**PROBLEM DETAILS:** The lines wanted run from the first one below through the one with "Perform a two-sided". Return them exactly.

**DATA FOR PROCESSING:**
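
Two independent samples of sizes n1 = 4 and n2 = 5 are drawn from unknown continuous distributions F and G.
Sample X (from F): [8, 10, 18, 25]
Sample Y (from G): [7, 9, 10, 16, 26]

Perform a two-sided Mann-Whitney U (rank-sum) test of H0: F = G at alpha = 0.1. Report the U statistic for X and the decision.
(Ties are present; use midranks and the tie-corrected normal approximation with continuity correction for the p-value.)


Step 1: Combine and sort all 9 observations; assign midranks.
sorted (value, group): (7,Y), (8,X), (9,Y), (10,X), (10,Y), (16,Y), (18,X), (25,X), (26,Y)
ranks: 7->1, 8->2, 9->3, 10->4.5, 10->4.5, 16->6, 18->7, 25->8, 26->9
Step 2: Rank sum for X: R1 = 2 + 4.5 + 7 + 8 = 21.5.
Step 3: U_X = R1 - n1(n1+1)/2 = 21.5 - 4*5/2 = 21.5 - 10 = 11.5.
       U_Y = n1*n2 - U_X = 20 - 11.5 = 8.5.
Step 4: Ties are present, so use the tie-corrected normal approximation (with continuity correction) for the p-value.
Step 5: p-value = 0.805701; compare to alpha = 0.1. fail to reject H0.

U_X = 11.5, p = 0.805701, fail to reject H0 at alpha = 0.1.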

**SOLUTION:**
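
Two independent samples of sizes n1 = 4 and n2 = 5 are drawn from unknown continuous distributions F and G.
Sample X (from F): [8, 10, 18, 25]
Sample Y (from G): [7, 9, 10, 16, 26]

Perform a two-sided Mann-Whitney U (rank-sum) test of H0: F = G at alpha = 0.1. Report the U statistic for X and the decision.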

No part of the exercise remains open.